WHAT YOU ARE ASKED TO DO:
Which lines in the data contain the word "quotients"? Please copy each of them.

Collected data:
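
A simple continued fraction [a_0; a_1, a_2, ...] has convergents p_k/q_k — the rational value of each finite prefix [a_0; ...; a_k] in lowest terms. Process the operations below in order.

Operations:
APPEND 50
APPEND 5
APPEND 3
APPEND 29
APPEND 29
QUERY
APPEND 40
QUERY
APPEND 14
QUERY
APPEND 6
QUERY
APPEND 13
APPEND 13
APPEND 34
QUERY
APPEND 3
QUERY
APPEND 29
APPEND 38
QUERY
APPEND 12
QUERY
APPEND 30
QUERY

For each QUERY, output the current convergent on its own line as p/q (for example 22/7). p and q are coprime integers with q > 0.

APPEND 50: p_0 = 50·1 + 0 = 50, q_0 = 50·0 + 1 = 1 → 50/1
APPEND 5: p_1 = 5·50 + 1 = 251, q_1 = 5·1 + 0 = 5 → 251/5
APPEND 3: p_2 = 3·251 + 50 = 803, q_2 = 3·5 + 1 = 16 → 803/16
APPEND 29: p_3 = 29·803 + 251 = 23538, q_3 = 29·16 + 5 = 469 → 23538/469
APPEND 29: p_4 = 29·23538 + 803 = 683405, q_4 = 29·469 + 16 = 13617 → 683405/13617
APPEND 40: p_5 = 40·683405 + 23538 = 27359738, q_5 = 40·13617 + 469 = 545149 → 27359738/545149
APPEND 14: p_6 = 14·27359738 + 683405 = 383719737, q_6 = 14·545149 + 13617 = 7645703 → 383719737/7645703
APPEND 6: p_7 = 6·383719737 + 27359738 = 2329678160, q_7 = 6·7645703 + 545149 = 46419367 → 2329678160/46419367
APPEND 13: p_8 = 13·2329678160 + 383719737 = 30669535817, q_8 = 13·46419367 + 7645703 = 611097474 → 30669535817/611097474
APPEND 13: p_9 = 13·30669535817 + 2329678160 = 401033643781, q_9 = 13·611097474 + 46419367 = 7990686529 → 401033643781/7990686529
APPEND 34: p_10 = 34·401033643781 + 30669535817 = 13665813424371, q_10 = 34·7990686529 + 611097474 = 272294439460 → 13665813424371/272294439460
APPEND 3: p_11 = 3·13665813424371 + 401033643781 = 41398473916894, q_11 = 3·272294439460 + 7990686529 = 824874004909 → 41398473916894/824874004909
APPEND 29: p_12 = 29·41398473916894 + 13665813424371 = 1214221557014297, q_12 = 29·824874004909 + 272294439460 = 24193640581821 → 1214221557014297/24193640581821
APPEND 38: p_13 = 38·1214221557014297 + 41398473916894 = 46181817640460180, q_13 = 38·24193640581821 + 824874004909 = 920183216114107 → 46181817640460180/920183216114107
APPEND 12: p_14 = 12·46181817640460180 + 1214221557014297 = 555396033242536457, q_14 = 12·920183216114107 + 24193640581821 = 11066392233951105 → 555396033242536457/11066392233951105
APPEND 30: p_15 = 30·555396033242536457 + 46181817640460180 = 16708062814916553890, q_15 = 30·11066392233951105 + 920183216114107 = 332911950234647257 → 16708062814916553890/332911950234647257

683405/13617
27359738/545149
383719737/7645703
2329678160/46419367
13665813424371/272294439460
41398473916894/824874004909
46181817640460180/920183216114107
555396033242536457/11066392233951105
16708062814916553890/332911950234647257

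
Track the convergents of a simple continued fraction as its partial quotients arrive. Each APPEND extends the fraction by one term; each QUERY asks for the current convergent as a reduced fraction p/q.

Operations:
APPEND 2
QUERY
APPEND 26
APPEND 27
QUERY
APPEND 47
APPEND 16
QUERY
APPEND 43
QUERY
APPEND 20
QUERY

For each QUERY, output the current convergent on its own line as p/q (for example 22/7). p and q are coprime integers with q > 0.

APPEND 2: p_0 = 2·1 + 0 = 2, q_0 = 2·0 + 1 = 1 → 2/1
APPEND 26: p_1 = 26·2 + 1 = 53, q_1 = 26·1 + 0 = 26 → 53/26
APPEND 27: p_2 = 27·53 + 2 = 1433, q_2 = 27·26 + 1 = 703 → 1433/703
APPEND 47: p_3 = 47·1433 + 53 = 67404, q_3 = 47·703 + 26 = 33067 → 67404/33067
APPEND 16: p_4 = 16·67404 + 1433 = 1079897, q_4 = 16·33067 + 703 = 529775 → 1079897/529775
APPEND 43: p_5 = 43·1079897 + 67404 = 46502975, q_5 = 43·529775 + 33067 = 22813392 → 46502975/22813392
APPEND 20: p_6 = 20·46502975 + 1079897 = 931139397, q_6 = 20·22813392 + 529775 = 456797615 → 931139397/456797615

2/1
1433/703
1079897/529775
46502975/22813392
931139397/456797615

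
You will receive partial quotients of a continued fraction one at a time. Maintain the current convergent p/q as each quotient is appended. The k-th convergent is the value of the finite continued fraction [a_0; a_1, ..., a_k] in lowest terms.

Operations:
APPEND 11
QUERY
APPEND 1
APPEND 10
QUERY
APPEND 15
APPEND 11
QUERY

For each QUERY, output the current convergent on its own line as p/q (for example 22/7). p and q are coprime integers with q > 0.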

TASK RESPONSE:
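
Track the convergents of a simple continued fraction as its partial quotients arrive. Each APPEND extends the fraction by one term; each QUERY asks for the current convergent as a reduced fraction p/q.
You will receive partial quotients of a continued fraction one at a time. Maintain the current convergent p/q as each quotient is appended. The k-th convergent is the value of the finite continued fraction [a_0; a_1, ..., a_k] in lowest terms.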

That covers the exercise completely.